- [Required action]
The string "Mann" may appear in lines of the listing. Report each line where it does.

- [Exercise data]
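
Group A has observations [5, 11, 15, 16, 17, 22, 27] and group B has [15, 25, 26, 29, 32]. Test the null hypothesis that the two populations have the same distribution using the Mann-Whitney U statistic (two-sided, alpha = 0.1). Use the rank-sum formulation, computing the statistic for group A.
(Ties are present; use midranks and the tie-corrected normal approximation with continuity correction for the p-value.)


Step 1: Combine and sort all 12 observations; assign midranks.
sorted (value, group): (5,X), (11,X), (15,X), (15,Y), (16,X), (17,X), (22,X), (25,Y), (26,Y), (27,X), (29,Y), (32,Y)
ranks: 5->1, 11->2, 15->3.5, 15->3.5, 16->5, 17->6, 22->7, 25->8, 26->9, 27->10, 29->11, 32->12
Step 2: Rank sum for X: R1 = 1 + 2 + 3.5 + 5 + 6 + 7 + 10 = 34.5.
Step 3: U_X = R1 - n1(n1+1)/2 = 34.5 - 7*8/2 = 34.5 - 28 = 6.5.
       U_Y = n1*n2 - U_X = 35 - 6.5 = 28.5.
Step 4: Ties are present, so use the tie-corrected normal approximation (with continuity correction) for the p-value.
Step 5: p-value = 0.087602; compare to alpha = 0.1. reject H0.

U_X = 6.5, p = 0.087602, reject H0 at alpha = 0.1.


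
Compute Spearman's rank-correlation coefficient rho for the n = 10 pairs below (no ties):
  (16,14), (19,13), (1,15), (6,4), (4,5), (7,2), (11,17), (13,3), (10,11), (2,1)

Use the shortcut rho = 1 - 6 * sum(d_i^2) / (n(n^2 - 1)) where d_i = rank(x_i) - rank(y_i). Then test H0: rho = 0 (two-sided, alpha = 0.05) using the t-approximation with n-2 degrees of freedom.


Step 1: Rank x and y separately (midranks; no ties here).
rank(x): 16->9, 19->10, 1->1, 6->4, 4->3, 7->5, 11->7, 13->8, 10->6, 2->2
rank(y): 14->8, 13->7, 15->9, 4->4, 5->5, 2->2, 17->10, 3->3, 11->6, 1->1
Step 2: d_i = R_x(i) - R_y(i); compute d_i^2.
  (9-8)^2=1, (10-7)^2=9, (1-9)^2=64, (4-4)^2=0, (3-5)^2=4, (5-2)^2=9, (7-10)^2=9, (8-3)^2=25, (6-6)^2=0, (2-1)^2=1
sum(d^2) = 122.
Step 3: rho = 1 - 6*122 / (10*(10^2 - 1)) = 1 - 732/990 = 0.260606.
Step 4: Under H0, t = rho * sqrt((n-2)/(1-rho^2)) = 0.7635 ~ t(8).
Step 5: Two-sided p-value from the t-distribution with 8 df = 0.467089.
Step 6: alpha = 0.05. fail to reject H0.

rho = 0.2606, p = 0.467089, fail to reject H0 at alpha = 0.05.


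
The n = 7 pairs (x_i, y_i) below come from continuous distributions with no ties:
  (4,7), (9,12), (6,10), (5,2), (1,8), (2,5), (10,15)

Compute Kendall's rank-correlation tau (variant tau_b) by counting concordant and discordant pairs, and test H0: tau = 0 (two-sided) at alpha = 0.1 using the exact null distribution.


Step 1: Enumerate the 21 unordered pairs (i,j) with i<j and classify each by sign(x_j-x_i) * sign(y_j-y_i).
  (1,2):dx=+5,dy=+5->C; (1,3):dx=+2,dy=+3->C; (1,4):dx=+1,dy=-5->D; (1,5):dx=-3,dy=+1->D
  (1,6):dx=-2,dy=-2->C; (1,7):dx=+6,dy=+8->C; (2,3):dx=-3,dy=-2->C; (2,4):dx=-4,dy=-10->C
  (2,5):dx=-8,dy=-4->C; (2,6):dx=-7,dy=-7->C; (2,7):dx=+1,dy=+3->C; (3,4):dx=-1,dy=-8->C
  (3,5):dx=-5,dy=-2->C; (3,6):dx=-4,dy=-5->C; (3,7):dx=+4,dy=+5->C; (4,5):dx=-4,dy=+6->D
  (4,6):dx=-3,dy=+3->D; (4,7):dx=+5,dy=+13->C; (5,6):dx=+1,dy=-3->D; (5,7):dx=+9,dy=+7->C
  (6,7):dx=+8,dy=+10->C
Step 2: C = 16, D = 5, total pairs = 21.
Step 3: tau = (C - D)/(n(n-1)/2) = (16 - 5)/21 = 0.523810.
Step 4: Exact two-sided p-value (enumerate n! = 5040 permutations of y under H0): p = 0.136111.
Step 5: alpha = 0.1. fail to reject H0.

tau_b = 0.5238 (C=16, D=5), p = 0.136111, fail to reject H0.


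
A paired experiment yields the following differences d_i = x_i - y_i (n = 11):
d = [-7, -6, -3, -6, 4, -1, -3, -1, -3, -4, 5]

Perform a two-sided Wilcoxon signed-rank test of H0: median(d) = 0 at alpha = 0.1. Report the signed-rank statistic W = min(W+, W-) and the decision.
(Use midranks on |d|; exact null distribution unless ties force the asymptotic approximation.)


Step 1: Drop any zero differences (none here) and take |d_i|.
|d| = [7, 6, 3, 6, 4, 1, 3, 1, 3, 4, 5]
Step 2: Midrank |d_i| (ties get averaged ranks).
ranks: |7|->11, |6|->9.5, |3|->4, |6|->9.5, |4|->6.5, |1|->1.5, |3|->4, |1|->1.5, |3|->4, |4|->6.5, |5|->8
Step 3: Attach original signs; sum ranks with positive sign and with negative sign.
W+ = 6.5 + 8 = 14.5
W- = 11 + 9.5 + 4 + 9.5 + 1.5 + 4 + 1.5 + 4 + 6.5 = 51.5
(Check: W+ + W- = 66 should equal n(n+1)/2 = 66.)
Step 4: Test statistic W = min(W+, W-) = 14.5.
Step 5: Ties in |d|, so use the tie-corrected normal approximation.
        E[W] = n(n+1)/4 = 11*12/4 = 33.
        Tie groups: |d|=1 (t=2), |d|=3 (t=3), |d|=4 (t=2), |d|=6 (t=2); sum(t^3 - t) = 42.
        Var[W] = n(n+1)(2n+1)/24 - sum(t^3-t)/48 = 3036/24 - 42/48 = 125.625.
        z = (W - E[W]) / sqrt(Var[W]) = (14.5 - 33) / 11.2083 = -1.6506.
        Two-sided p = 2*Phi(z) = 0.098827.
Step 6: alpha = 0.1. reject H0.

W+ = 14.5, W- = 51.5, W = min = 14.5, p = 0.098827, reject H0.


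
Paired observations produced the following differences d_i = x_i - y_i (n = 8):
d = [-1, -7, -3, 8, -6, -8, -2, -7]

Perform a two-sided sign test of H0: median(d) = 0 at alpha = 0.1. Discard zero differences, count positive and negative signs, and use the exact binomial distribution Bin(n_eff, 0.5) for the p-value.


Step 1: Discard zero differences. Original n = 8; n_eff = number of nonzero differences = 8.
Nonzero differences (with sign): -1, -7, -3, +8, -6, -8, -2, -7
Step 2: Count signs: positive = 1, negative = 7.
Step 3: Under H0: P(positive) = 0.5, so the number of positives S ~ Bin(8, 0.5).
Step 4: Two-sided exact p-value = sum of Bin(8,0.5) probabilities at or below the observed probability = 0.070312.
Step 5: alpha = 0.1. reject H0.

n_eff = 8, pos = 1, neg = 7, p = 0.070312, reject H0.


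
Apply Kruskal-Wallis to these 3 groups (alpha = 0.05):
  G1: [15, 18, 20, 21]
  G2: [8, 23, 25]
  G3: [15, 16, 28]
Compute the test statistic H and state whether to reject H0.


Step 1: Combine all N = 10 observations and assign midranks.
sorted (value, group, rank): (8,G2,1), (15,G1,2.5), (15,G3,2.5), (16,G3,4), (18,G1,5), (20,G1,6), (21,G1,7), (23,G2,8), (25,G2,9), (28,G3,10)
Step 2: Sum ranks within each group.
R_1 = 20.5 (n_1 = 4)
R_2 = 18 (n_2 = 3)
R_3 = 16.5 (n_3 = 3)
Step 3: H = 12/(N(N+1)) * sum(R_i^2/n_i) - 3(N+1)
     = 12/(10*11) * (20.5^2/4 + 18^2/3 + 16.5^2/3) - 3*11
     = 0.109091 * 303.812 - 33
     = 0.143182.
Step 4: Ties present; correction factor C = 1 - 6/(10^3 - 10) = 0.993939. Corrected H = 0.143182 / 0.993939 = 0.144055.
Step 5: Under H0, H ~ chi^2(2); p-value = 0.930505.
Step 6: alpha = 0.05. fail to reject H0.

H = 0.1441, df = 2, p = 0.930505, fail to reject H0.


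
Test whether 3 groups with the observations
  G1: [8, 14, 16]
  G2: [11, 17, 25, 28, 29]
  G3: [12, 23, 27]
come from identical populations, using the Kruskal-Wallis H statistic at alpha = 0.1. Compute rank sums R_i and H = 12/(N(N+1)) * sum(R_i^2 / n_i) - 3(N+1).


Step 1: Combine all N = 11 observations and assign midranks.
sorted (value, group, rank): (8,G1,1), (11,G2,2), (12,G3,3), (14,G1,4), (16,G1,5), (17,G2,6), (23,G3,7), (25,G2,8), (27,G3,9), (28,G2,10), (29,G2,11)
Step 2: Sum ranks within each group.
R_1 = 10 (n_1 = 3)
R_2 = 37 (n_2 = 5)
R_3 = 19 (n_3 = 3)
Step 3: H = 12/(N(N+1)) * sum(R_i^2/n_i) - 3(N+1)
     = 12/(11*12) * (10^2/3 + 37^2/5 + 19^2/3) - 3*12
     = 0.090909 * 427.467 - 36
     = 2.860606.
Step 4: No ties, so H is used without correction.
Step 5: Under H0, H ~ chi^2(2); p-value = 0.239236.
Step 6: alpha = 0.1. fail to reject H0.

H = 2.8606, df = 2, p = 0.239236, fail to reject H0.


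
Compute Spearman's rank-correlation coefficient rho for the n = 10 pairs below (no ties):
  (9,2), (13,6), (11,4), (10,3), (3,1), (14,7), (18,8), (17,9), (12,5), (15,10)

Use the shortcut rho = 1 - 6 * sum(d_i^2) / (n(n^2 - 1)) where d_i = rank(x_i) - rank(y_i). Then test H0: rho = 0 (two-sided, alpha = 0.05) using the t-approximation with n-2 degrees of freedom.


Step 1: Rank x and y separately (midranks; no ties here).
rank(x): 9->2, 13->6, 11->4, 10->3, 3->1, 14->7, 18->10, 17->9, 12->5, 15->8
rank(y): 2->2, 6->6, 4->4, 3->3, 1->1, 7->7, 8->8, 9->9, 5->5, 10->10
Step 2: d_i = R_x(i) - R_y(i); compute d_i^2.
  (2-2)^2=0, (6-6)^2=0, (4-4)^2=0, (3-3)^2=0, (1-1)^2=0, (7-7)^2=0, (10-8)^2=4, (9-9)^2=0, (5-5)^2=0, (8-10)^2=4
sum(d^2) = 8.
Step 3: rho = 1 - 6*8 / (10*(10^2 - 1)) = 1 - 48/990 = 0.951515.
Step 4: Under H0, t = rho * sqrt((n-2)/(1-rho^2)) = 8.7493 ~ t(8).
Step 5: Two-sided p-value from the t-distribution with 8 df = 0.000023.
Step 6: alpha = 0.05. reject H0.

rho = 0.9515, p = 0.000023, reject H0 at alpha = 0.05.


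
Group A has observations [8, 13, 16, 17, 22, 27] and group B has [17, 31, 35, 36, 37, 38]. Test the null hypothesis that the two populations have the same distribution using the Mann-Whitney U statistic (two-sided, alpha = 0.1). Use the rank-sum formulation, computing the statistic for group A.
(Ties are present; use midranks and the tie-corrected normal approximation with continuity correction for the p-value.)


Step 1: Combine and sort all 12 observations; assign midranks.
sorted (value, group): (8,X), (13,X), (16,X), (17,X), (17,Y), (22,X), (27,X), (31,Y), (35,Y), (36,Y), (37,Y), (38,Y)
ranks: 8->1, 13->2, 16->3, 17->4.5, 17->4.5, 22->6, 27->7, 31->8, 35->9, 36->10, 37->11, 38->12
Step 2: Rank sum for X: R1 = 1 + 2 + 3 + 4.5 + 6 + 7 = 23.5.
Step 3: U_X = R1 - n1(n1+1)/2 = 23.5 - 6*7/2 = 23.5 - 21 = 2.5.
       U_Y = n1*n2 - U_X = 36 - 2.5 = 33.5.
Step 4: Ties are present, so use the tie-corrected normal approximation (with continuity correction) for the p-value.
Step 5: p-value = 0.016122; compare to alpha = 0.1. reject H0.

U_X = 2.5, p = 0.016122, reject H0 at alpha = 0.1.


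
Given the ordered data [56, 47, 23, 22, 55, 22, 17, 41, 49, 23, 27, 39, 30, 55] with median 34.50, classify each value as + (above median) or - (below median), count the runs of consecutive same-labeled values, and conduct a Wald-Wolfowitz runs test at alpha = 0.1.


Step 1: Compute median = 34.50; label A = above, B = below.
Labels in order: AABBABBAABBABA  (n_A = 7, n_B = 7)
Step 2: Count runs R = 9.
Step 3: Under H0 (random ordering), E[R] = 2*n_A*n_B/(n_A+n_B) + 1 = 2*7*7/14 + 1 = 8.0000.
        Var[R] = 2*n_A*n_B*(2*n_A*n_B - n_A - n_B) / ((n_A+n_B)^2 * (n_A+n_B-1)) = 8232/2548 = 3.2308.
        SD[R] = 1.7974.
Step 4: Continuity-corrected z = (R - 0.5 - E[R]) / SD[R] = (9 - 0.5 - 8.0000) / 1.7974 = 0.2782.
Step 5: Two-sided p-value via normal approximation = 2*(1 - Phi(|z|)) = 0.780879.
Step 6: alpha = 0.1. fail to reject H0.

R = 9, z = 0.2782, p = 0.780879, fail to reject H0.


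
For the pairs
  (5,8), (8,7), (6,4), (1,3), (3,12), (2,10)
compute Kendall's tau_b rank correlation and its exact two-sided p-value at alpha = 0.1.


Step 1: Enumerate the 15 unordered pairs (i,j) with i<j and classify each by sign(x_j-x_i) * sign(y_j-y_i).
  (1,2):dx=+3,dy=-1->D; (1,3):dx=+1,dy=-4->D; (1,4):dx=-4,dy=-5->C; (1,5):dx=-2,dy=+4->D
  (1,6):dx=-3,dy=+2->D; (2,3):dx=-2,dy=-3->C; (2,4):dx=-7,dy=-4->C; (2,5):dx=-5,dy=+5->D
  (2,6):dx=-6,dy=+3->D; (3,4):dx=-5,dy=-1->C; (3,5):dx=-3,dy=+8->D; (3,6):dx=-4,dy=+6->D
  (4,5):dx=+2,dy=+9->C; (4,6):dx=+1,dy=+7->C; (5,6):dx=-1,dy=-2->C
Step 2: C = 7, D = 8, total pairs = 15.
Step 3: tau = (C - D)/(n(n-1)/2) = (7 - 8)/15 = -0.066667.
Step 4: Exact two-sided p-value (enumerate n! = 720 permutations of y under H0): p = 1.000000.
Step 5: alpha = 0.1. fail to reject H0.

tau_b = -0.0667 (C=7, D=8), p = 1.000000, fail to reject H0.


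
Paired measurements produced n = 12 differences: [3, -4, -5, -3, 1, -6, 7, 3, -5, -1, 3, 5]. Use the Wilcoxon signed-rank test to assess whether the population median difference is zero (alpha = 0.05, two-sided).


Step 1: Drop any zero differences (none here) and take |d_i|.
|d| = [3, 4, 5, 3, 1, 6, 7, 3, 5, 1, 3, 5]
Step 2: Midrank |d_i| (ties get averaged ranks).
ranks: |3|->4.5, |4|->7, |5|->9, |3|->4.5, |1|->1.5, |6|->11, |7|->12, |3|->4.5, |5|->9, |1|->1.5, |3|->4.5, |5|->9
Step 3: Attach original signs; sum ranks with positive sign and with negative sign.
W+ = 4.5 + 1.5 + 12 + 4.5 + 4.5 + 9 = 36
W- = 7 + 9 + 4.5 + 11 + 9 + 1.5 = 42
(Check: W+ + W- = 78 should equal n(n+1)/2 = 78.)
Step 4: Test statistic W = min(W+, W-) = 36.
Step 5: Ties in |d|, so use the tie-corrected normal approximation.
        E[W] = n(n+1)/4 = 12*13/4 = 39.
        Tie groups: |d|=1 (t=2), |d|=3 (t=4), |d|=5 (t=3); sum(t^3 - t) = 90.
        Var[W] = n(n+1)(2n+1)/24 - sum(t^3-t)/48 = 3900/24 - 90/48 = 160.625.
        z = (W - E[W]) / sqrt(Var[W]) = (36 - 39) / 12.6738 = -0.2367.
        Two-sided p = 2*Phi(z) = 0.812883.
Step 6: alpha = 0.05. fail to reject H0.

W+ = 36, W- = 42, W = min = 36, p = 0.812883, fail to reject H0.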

- [Output of the task]
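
Group A has observations [5, 11, 15, 16, 17, 22, 27] and group B has [15, 25, 26, 29, 32]. Test the null hypothesis that the two populations have the same distribution using the Mann-Whitney U statistic (two-sided, alpha = 0.1). Use the rank-sum formulation, computing the statistic for group A.
Group A has observations [8, 13, 16, 17, 22, 27] and group B has [17, 31, 35, 36, 37, 38]. Test the null hypothesis that the two populations have the same distribution using the Mann-Whitney U statistic (two-sided, alpha = 0.1). Use the rank-sum formulation, computing the statistic for group A.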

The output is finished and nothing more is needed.